Which lines of the material contain the word "granted"? Show each one.
Start of Task data
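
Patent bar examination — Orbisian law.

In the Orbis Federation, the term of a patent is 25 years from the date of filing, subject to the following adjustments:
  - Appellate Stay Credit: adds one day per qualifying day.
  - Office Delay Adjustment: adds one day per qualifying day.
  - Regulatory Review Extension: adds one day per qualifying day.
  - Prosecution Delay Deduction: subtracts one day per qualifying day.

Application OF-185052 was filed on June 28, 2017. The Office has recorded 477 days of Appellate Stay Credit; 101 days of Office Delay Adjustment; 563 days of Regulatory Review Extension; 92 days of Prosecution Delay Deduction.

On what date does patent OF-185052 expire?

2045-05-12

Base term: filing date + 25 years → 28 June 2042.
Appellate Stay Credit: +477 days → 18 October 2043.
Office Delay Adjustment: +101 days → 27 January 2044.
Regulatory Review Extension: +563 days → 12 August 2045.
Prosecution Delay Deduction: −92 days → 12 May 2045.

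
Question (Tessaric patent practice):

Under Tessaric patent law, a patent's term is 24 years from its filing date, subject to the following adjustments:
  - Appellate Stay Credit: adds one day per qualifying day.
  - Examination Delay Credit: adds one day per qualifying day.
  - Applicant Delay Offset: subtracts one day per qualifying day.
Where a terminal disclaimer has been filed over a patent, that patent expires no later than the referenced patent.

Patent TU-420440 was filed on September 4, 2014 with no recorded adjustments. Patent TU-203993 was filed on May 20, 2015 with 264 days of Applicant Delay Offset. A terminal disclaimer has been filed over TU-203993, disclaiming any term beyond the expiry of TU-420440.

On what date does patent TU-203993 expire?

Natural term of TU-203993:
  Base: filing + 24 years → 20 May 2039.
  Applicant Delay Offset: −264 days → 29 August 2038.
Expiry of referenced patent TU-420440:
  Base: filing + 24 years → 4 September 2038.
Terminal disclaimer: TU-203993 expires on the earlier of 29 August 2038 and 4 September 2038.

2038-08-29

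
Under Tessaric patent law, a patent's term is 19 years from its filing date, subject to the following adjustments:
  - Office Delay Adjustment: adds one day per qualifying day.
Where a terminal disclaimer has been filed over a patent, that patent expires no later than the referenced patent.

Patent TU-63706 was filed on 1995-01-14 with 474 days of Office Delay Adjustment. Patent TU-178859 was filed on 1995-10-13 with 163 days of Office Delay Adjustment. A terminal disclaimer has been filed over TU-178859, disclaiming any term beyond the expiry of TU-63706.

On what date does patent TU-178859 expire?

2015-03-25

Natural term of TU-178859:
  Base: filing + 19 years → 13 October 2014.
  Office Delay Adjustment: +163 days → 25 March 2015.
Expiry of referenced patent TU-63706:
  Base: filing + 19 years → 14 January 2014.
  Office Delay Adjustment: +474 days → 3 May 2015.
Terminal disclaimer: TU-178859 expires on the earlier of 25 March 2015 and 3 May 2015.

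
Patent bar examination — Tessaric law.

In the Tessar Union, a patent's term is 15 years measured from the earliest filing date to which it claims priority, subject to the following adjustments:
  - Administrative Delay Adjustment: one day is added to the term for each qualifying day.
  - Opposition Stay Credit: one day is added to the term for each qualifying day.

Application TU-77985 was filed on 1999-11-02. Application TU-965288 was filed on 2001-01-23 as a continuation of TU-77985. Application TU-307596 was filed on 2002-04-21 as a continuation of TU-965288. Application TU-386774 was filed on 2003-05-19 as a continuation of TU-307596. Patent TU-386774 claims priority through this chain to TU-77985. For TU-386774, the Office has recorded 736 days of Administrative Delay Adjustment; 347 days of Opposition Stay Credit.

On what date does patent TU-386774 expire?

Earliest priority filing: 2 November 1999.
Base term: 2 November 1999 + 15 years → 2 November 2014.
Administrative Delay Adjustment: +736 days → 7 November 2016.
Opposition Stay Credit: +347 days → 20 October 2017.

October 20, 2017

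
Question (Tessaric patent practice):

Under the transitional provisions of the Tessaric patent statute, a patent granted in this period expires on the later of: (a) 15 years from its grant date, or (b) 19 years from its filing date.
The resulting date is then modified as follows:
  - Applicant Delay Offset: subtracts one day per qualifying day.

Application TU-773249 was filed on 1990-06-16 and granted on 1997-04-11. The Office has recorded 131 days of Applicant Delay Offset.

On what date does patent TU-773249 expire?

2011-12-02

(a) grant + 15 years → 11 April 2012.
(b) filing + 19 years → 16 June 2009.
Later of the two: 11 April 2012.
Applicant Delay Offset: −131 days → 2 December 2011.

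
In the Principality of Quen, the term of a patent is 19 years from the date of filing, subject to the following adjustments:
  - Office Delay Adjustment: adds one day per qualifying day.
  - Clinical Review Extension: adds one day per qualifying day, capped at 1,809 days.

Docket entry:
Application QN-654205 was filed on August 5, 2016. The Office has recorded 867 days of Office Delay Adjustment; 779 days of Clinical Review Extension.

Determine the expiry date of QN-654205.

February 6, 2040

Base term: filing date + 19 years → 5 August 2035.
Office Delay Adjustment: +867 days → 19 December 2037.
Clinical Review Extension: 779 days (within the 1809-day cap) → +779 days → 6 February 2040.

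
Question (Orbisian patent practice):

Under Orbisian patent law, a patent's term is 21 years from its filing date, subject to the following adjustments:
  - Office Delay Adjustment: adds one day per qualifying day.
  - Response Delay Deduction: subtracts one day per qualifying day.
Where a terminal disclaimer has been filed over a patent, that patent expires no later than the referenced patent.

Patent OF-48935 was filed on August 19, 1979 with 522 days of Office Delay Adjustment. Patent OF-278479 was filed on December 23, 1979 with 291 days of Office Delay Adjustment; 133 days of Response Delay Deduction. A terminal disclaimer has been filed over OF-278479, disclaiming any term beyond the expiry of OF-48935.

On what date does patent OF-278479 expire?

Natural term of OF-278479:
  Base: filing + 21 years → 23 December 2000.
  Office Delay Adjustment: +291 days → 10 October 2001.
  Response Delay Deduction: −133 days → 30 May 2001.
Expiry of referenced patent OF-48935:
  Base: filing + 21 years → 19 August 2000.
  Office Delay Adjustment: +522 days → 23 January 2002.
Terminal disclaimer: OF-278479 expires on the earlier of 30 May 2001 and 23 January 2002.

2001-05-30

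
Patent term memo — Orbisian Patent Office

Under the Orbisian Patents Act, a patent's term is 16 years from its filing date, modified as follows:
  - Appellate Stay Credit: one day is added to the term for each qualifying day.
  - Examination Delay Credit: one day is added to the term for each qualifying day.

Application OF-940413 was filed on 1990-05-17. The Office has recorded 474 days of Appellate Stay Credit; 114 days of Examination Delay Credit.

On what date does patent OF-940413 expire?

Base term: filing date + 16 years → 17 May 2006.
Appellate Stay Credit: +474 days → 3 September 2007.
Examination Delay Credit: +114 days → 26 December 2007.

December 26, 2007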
End of Task data
# Response to this task
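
Under the transitional provisions of the Tessaric patent statute, a patent granted in this period expires on the later of: (a) 15 years from its grant date, or (b) 19 years from its filing date.
Application TU-773249 was filed on 1990-06-16 and granted on 1997-04-11. The Office has recorded 131 days of Applicant Delay Offset.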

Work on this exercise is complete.